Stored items
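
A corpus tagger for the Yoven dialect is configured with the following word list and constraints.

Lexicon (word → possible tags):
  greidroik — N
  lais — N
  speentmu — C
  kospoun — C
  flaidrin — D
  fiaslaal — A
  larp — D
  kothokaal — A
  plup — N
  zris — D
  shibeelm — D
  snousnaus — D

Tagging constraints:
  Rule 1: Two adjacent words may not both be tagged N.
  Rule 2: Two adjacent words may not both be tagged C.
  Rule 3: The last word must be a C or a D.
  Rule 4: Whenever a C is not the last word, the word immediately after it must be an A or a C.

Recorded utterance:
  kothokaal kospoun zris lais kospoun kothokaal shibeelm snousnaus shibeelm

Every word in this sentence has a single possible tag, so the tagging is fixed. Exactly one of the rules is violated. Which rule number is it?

4

Fixed tagging: A C D N C A D D D.
Applying the rules: R1 holds, R2 holds, R3 holds, R4 violated.
Only rule 4 fails.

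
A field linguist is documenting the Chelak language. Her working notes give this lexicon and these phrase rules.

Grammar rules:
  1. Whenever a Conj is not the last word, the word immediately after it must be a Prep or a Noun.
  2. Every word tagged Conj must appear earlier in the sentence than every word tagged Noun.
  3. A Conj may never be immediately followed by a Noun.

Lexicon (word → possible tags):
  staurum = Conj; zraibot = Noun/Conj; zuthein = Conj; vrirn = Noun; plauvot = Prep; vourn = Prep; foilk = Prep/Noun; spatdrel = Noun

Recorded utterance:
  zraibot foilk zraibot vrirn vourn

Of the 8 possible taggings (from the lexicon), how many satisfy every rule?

3

Candidates per position — 1:zraibot {Noun,Conj}; 2:foilk {Prep,Noun}; 3:zraibot {Noun,Conj}; 4:vrirn {Noun}; 5:vourn {Prep}.
There are 8 candidate sequences in total.
The sequences that satisfy every rule: Noun Prep Noun Noun Prep; Noun Noun Noun Noun Prep; Conj Prep Noun Noun Prep.
Count = 3.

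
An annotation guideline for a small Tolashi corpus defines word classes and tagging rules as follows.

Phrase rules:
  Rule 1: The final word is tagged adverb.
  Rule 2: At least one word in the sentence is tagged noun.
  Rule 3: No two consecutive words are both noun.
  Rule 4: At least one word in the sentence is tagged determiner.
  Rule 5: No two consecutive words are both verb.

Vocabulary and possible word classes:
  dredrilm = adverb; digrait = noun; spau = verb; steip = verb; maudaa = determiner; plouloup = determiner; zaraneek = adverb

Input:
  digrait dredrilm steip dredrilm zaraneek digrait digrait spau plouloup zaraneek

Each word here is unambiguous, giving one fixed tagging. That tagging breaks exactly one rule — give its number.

Fixed tagging: noun adverb verb adverb adverb noun noun verb determiner adverb.
Applying the rules: R1 holds, R2 holds, R3 violated, R4 holds, R5 holds.
Only rule 3 fails.

3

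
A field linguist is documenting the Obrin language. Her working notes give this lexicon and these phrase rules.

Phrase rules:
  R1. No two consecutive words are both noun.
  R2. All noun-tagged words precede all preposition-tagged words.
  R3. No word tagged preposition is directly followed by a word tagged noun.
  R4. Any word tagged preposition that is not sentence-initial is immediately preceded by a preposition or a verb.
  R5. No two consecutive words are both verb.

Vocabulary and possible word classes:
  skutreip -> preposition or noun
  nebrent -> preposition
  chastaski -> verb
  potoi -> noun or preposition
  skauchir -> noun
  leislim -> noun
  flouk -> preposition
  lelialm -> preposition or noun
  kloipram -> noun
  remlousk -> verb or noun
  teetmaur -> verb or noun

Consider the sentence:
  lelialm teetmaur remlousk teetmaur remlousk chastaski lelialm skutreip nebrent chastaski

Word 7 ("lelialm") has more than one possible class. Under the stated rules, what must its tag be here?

preposition

Candidates per position — 1:lelialm {preposition,noun}; 2:teetmaur {verb,noun}; 3:remlousk {verb,noun}; 4:teetmaur {verb,noun}; 5:remlousk {verb,noun}; 6:chastaski {verb}; 7:lelialm {preposition,noun}; 8:skutreip {preposition,noun}; 9:nebrent {preposition}; 10:chastaski {verb}.
At position 5, choosing verb makes rule 5 impossible to satisfy; hence noun.
At position 7, choosing noun makes rule 4 impossible to satisfy; hence preposition.
At position 8, choosing noun makes rule 2 impossible to satisfy; hence preposition.
At position 1, choosing preposition makes rule 2 impossible to satisfy; hence noun.
At position 2, choosing noun makes rule 1 impossible to satisfy; hence verb.
At position 3, choosing verb makes rule 5 impossible to satisfy; hence noun.
At position 4, choosing noun makes rule 1 impossible to satisfy; hence verb.
The unique satisfying tagging is: noun verb noun verb noun verb preposition preposition preposition verb.
Checking: rule 1 ✓; rule 2 ✓; rule 3 ✓; rule 4 ✓; rule 5 ✓.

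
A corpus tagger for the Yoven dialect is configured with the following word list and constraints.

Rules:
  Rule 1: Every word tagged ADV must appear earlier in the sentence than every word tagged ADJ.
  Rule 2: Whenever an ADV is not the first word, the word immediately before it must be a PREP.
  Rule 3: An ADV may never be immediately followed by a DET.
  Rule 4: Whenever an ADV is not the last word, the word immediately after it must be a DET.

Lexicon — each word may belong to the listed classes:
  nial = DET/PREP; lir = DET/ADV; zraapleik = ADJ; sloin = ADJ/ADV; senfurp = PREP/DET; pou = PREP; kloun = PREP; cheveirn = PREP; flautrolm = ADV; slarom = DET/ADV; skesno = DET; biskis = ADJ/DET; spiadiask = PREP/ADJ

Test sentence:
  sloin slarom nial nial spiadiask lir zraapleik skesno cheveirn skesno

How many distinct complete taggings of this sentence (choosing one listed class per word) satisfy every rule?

Candidates per position — 1:sloin {ADJ,ADV}; 2:slarom {DET,ADV}; 3:nial {DET,PREP}; 4:nial {DET,PREP}; 5:spiadiask {PREP,ADJ}; 6:lir {DET,ADV}; 7:zraapleik {ADJ}; 8:skesno {DET}; 9:cheveirn {PREP}; 10:skesno {DET}.
There are 64 candidate sequences in total.
Checking each against the rules leaves 8 sequences.
Count = 8.

8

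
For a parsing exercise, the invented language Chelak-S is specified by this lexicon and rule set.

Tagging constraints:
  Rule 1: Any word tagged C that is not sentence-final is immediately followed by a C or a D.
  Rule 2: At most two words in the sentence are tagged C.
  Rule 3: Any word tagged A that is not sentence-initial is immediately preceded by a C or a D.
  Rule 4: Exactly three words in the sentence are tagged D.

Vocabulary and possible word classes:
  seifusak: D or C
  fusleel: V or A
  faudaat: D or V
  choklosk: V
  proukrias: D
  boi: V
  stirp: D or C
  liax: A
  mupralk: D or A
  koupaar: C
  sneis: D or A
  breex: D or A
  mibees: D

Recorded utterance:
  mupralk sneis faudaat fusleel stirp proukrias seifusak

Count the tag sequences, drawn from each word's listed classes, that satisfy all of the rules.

Candidates per position — 1:mupralk {D,A}; 2:sneis {D,A}; 3:faudaat {D,V}; 4:fusleel {V,A}; 5:stirp {D,C}; 6:proukrias {D}; 7:seifusak {D,C}.
There are 64 candidate sequences in total.
Checking each against the rules leaves 9 sequences.
Count = 9.

9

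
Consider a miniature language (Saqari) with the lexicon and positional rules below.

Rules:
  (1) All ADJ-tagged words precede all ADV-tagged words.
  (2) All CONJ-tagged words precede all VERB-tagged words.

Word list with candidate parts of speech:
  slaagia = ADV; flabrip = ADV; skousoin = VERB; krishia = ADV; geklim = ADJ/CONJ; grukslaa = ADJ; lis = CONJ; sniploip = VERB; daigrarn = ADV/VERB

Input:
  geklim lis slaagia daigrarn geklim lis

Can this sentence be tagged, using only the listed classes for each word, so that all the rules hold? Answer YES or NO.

Candidates per position — 1:geklim {ADJ,CONJ}; 2:lis {CONJ}; 3:slaagia {ADV}; 4:daigrarn {ADV,VERB}; 5:geklim {ADJ,CONJ}; 6:lis {CONJ}.
One satisfying assignment: CONJ CONJ ADV ADV CONJ CONJ.
Verifying each rule — rule 1 holds; rule 2 holds.

YES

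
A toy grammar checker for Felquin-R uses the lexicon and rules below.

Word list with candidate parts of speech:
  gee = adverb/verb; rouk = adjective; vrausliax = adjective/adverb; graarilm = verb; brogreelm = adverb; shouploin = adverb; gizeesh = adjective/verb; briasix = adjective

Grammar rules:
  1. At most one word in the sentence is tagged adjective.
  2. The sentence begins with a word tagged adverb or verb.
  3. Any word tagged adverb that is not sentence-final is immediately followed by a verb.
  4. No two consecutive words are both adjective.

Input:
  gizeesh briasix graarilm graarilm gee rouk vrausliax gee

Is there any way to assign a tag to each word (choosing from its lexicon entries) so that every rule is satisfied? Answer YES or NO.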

What you will do -
This exercise requires the lines of the entries containing the string "graarilm".

Exercise response -
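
  gee = adverb/verb; rouk = adjective; vrausliax = adjective/adverb; graarilm = verb; brogreelm = adverb; shouploin = adverb; gizeesh = adjective/verb; briasix = adjective
  gizeesh briasix graarilm graarilm gee rouk vrausliax gee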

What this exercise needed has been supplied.